■ DATA RECORDS
[Start of section]

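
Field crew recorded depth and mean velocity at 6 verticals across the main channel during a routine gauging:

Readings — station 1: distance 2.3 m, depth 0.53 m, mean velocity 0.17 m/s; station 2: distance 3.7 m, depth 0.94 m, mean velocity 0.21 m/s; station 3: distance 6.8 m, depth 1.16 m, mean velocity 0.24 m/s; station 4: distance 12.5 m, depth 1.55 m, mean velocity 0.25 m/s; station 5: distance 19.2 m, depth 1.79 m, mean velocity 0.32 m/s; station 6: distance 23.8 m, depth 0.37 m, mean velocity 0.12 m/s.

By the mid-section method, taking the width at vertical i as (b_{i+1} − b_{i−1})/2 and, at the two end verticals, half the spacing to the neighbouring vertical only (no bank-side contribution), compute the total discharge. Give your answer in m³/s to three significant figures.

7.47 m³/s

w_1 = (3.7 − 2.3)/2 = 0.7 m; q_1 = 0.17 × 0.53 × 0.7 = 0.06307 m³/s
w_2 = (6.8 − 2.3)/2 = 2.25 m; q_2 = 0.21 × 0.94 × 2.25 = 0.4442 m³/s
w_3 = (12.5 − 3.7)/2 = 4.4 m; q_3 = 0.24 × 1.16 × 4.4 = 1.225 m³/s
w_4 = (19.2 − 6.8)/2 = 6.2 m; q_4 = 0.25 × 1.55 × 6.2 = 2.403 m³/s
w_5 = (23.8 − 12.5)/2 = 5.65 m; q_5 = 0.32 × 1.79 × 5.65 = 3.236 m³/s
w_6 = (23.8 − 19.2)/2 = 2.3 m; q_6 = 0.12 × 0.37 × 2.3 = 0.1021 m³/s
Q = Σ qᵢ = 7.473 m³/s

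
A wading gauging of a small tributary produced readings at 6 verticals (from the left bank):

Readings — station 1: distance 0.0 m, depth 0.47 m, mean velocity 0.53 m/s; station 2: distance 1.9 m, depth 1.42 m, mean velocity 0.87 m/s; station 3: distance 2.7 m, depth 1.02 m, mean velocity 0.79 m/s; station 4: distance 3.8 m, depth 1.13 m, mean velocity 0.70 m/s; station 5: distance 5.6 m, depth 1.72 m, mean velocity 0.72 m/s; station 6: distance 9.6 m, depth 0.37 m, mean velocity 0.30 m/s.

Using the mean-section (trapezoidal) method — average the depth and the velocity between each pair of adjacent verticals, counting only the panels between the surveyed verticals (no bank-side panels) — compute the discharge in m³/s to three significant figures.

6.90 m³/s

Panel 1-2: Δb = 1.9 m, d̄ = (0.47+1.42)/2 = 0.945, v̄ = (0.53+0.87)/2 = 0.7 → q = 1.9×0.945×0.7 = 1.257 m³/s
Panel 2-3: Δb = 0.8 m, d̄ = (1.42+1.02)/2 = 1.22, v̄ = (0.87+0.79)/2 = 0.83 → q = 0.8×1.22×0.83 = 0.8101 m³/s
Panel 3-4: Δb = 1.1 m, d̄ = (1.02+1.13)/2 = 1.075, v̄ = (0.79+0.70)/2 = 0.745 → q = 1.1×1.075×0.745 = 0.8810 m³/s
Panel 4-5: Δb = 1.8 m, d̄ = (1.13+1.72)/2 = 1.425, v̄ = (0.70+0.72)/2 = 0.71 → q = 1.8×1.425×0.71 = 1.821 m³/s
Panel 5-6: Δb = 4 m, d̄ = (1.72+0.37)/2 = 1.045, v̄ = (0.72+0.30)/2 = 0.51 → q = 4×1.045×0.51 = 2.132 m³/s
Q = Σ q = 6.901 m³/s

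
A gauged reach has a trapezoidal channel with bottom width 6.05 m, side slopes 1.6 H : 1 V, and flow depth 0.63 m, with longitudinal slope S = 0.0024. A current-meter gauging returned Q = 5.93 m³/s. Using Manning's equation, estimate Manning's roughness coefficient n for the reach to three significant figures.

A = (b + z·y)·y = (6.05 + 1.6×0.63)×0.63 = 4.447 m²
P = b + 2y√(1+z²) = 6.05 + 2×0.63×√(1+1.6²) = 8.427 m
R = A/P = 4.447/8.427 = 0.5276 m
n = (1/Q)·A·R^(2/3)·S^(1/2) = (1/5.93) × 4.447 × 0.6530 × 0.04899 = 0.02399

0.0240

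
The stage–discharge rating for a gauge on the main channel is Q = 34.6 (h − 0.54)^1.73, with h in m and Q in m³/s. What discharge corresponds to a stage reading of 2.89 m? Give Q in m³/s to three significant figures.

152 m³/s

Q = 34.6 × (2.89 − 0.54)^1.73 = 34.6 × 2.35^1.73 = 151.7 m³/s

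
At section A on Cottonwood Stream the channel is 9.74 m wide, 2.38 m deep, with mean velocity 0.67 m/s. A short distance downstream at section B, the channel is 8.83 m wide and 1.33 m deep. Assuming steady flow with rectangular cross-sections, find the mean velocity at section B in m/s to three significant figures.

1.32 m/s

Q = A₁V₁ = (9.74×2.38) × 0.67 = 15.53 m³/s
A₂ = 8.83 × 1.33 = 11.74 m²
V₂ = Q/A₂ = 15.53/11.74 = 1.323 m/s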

[End of section]

■ WORK INSTRUCTION
Write out each record exactly, without addition or omission.

■ TASK RESULT
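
Field crew recorded depth and mean velocity at 6 verticals across the main channel during a routine gauging:

Readings — station 1: distance 2.3 m, depth 0.53 m, mean velocity 0.17 m/s; station 2: distance 3.7 m, depth 0.94 m, mean velocity 0.21 m/s; station 3: distance 6.8 m, depth 1.16 m, mean velocity 0.24 m/s; station 4: distance 12.5 m, depth 1.55 m, mean velocity 0.25 m/s; station 5: distance 19.2 m, depth 1.79 m, mean velocity 0.32 m/s; station 6: distance 23.8 m, depth 0.37 m, mean velocity 0.12 m/s.

By the mid-section method, taking the width at vertical i as (b_{i+1} − b_{i−1})/2 and, at the two end verticals, half the spacing to the neighbouring vertical only (no bank-side contribution), compute the total discharge. Give your answer in m³/s to three significant figures.

7.47 m³/s

w_1 = (3.7 − 2.3)/2 = 0.7 m; q_1 = 0.17 × 0.53 × 0.7 = 0.06307 m³/s
w_2 = (6.8 − 2.3)/2 = 2.25 m; q_2 = 0.21 × 0.94 × 2.25 = 0.4442 m³/s
w_3 = (12.5 − 3.7)/2 = 4.4 m; q_3 = 0.24 × 1.16 × 4.4 = 1.225 m³/s
w_4 = (19.2 − 6.8)/2 = 6.2 m; q_4 = 0.25 × 1.55 × 6.2 = 2.403 m³/s
w_5 = (23.8 − 12.5)/2 = 5.65 m; q_5 = 0.32 × 1.79 × 5.65 = 3.236 m³/s
w_6 = (23.8 − 19.2)/2 = 2.3 m; q_6 = 0.12 × 0.37 × 2.3 = 0.1021 m³/s
Q = Σ qᵢ = 7.473 m³/s

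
A wading gauging of a small tributary produced readings at 6 verticals (from the left bank):

Readings — station 1: distance 0.0 m, depth 0.47 m, mean velocity 0.53 m/s; station 2: distance 1.9 m, depth 1.42 m, mean velocity 0.87 m/s; station 3: distance 2.7 m, depth 1.02 m, mean velocity 0.79 m/s; station 4: distance 3.8 m, depth 1.13 m, mean velocity 0.70 m/s; station 5: distance 5.6 m, depth 1.72 m, mean velocity 0.72 m/s; station 6: distance 9.6 m, depth 0.37 m, mean velocity 0.30 m/s.

Using the mean-section (trapezoidal) method — average the depth and the velocity between each pair of adjacent verticals, counting only the panels between the surveyed verticals (no bank-side panels) — compute the discharge in m³/s to three significant figures.

6.90 m³/s

Panel 1-2: Δb = 1.9 m, d̄ = (0.47+1.42)/2 = 0.945, v̄ = (0.53+0.87)/2 = 0.7 → q = 1.9×0.945×0.7 = 1.257 m³/s
Panel 2-3: Δb = 0.8 m, d̄ = (1.42+1.02)/2 = 1.22, v̄ = (0.87+0.79)/2 = 0.83 → q = 0.8×1.22×0.83 = 0.8101 m³/s
Panel 3-4: Δb = 1.1 m, d̄ = (1.02+1.13)/2 = 1.075, v̄ = (0.79+0.70)/2 = 0.745 → q = 1.1×1.075×0.745 = 0.8810 m³/s
Panel 4-5: Δb = 1.8 m, d̄ = (1.13+1.72)/2 = 1.425, v̄ = (0.70+0.72)/2 = 0.71 → q = 1.8×1.425×0.71 = 1.821 m³/s
Panel 5-6: Δb = 4 m, d̄ = (1.72+0.37)/2 = 1.045, v̄ = (0.72+0.30)/2 = 0.51 → q = 4×1.045×0.51 = 2.132 m³/s
Q = Σ q = 6.901 m³/s

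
A gauged reach has a trapezoidal channel with bottom width 6.05 m, side slopes 1.6 H : 1 V, and flow depth 0.63 m, with longitudinal slope S = 0.0024. A current-meter gauging returned Q = 5.93 m³/s. Using Manning's equation, estimate Manning's roughness coefficient n for the reach to three significant figures.

A = (b + z·y)·y = (6.05 + 1.6×0.63)×0.63 = 4.447 m²
P = b + 2y√(1+z²) = 6.05 + 2×0.63×√(1+1.6²) = 8.427 m
R = A/P = 4.447/8.427 = 0.5276 m
n = (1/Q)·A·R^(2/3)·S^(1/2) = (1/5.93) × 4.447 × 0.6530 × 0.04899 = 0.02399

0.0240

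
The stage–discharge rating for a gauge on the main channel is Q = 34.6 (h − 0.54)^1.73, with h in m and Q in m³/s. What discharge corresponds to a stage reading of 2.89 m? Give Q in m³/s to three significant figures.

152 m³/s

Q = 34.6 × (2.89 − 0.54)^1.73 = 34.6 × 2.35^1.73 = 151.7 m³/s

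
At section A on Cottonwood Stream the channel is 9.74 m wide, 2.38 m deep, with mean velocity 0.67 m/s. A short distance downstream at section B, the channel is 8.83 m wide and 1.33 m deep. Assuming steady flow with rectangular cross-sections, find the mean velocity at section B in m/s to three significant figures.

1.32 m/s

Q = A₁V₁ = (9.74×2.38) × 0.67 = 15.53 m³/s
A₂ = 8.83 × 1.33 = 11.74 m²
V₂ = Q/A₂ = 15.53/11.74 = 1.323 m/s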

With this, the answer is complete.